*** DATA

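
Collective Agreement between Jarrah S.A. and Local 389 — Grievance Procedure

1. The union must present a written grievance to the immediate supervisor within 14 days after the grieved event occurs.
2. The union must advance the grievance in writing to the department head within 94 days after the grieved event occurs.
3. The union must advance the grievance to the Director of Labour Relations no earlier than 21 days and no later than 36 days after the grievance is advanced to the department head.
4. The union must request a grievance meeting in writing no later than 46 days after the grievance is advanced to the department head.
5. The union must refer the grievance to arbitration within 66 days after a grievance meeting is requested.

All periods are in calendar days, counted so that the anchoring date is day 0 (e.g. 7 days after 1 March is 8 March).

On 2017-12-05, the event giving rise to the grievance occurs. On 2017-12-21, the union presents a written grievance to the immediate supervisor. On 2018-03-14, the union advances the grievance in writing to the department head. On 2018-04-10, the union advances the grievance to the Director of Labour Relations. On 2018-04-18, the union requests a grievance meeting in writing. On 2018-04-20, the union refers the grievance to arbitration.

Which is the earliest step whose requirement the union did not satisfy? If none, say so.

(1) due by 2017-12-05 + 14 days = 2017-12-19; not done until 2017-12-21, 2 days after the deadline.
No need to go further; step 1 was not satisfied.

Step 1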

******
*** DATA

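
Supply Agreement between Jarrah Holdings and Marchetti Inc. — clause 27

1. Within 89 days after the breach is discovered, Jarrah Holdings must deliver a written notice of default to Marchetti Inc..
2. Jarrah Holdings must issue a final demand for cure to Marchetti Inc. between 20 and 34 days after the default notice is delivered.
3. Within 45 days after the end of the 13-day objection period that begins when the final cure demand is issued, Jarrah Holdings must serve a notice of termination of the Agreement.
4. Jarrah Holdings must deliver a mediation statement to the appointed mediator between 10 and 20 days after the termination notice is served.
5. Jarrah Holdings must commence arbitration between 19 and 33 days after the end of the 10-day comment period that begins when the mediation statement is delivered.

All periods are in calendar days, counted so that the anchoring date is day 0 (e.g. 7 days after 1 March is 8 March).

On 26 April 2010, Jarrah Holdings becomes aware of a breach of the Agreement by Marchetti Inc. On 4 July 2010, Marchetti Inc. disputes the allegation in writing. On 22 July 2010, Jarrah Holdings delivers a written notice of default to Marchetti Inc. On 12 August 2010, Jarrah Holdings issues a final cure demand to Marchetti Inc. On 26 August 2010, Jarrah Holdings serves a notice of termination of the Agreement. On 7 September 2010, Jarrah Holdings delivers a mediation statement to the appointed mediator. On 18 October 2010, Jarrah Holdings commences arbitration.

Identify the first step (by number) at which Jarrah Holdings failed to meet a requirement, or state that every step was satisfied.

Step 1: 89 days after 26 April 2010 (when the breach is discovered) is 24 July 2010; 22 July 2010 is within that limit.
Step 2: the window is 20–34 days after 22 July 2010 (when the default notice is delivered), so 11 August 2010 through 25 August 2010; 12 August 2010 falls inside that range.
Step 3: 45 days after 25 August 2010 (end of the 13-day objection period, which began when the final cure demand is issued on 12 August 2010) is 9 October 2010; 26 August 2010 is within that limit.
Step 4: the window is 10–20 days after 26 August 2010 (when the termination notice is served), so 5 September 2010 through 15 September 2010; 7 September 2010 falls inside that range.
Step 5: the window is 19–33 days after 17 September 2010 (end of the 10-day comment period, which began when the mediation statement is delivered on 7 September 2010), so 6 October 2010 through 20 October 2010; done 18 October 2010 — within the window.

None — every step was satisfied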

******
*** DATA

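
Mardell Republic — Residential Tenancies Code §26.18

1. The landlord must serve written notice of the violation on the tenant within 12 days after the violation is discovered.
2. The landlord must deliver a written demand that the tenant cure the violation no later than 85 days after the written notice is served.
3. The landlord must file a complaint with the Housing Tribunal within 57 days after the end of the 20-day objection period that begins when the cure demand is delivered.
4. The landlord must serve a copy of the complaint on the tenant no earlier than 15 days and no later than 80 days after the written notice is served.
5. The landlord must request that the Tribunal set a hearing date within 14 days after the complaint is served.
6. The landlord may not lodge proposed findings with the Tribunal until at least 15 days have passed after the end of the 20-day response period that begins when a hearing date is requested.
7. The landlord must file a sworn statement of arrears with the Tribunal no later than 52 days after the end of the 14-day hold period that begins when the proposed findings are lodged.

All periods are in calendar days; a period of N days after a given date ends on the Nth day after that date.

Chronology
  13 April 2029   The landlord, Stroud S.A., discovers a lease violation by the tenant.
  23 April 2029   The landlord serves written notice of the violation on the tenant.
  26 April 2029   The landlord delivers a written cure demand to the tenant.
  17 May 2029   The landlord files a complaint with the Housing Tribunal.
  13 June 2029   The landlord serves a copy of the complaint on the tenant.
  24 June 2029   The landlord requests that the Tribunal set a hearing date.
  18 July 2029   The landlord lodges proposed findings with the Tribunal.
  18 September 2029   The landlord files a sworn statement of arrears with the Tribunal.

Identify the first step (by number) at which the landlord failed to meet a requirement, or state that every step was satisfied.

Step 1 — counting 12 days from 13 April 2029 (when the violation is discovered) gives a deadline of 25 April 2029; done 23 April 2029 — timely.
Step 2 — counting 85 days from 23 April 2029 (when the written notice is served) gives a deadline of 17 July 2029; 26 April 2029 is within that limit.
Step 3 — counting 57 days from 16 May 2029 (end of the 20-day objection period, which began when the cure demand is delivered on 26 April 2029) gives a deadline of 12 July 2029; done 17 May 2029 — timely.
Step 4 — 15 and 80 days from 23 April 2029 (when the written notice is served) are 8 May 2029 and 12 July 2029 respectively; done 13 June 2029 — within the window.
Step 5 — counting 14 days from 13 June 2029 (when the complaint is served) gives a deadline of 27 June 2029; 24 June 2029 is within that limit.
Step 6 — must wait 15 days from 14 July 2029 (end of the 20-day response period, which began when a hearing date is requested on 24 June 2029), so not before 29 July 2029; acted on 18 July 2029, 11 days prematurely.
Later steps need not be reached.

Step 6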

******

▶ [WORK ORDER]: Read the listing. Report every line that includes the word "files".

▶ [RESULT]:
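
  17 May 2029   The landlord files a complaint with the Housing Tribunal.
  18 September 2029   The landlord files a sworn statement of arrears with the Tribunal.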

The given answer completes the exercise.